Exercise directions: Look through the listing below and write out exactly the lines from the line with "An edit marker" to the line with "On archival footage", both included, and no others.

Data provided:
==============================

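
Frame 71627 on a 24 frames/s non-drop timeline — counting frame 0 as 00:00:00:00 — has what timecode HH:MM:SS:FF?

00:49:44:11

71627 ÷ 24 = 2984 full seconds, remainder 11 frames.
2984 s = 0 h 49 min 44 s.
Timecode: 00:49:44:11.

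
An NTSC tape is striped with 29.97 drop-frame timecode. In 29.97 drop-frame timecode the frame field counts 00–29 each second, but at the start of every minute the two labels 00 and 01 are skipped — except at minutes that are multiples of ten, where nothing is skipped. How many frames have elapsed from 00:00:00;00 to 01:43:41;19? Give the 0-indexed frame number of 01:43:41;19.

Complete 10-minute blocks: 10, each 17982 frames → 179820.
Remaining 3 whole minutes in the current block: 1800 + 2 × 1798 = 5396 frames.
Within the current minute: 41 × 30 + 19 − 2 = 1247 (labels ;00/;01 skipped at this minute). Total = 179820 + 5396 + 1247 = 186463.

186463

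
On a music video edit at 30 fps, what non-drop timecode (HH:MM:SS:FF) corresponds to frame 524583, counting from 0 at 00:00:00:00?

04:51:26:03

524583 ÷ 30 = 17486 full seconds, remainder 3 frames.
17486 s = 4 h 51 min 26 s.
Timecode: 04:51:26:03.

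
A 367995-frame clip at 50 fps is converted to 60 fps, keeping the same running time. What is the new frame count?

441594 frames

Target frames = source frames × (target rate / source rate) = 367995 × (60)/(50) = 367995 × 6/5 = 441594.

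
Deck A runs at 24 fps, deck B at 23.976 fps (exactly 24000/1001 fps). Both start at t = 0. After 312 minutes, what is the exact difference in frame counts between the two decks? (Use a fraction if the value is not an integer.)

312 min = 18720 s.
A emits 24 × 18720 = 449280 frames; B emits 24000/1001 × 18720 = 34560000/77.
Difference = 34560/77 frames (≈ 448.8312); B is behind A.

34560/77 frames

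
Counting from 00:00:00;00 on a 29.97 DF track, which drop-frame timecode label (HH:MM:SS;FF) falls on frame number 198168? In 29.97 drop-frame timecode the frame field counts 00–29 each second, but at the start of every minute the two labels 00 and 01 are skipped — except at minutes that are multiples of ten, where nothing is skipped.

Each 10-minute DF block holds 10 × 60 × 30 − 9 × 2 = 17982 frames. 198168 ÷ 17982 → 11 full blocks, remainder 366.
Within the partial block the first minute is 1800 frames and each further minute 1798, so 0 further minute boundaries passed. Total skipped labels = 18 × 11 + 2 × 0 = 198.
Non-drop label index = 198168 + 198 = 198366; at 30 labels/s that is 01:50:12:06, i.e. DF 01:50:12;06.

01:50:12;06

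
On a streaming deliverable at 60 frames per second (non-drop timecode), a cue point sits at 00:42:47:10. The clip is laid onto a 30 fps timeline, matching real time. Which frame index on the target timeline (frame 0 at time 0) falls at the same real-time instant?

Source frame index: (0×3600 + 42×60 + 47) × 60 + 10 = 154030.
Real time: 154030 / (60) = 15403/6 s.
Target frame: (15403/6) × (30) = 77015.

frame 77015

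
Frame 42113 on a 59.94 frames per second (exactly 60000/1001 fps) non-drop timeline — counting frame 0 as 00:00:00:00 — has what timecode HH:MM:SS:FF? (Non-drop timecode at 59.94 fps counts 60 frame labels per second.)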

==============================

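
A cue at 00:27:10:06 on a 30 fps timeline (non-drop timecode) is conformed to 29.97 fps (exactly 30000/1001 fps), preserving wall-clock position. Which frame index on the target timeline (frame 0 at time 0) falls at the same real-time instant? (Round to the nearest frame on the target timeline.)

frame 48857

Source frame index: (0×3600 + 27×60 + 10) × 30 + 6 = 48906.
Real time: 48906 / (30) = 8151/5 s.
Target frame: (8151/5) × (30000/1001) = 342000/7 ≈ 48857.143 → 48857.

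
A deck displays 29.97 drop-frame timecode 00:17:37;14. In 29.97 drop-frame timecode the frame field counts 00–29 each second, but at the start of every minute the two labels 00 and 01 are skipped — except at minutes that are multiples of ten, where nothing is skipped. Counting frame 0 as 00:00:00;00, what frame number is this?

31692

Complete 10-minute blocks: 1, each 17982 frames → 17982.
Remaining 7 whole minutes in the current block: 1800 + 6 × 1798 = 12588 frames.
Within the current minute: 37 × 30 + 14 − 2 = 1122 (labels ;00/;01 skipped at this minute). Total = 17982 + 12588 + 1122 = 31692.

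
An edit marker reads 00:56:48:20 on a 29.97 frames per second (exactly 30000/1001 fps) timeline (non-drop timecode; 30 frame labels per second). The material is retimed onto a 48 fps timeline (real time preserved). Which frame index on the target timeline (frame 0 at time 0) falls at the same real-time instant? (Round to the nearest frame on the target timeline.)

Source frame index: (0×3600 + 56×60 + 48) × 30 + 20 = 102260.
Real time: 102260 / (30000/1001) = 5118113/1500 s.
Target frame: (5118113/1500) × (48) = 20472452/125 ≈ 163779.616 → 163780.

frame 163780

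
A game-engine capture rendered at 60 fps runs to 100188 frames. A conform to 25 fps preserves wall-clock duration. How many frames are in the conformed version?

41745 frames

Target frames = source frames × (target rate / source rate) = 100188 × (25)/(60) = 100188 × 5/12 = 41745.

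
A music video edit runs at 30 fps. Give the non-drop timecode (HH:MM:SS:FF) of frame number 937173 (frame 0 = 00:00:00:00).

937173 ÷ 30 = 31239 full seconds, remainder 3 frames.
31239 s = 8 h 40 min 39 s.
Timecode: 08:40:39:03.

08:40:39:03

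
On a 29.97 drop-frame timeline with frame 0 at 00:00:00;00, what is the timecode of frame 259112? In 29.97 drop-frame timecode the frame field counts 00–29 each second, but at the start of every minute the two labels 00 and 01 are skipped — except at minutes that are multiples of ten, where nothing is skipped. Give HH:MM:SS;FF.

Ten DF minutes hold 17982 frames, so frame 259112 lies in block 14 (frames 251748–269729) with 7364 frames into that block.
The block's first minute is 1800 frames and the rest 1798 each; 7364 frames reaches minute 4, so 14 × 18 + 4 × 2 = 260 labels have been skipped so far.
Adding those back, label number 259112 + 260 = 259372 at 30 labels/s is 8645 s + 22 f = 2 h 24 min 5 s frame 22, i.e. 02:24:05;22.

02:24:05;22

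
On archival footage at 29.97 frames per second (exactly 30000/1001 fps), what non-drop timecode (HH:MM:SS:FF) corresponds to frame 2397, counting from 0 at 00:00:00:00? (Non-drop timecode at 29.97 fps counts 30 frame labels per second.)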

==============================

Written response:
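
An edit marker reads 00:56:48:20 on a 29.97 frames per second (exactly 30000/1001 fps) timeline (non-drop timecode; 30 frame labels per second). The material is retimed onto a 48 fps timeline (real time preserved). Which frame index on the target timeline (frame 0 at time 0) falls at the same real-time instant? (Round to the nearest frame on the target timeline.)

Source frame index: (0×3600 + 56×60 + 48) × 30 + 20 = 102260.
Real time: 102260 / (30000/1001) = 5118113/1500 s.
Target frame: (5118113/1500) × (48) = 20472452/125 ≈ 163779.616 → 163780.

frame 163780

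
A game-engine capture rendered at 60 fps runs to 100188 frames. A conform to 25 fps preserves wall-clock duration. How many frames are in the conformed version?

41745 frames

Target frames = source frames × (target rate / source rate) = 100188 × (25)/(60) = 100188 × 5/12 = 41745.

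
A music video edit runs at 30 fps. Give the non-drop timecode (HH:MM:SS:FF) of frame number 937173 (frame 0 = 00:00:00:00).

937173 ÷ 30 = 31239 full seconds, remainder 3 frames.
31239 s = 8 h 40 min 39 s.
Timecode: 08:40:39:03.

08:40:39:03

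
On a 29.97 drop-frame timeline with frame 0 at 00:00:00;00, what is the timecode of frame 259112? In 29.97 drop-frame timecode the frame field counts 00–29 each second, but at the start of every minute the two labels 00 and 01 are skipped — except at minutes that are multiples of ten, where nothing is skipped. Give HH:MM:SS;FF.

Ten DF minutes hold 17982 frames, so frame 259112 lies in block 14 (frames 251748–269729) with 7364 frames into that block.
The block's first minute is 1800 frames and the rest 1798 each; 7364 frames reaches minute 4, so 14 × 18 + 4 × 2 = 260 labels have been skipped so far.
Adding those back, label number 259112 + 260 = 259372 at 30 labels/s is 8645 s + 22 f = 2 h 24 min 5 s frame 22, i.e. 02:24:05;22.

02:24:05;22

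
On archival footage at 29.97 frames per second (exactly 30000/1001 fps), what non-drop timecode (HH:MM:SS:FF) corresponds to frame 2397, counting from 0 at 00:00:00:00? (Non-drop timecode at 29.97 fps counts 30 frame labels per second.)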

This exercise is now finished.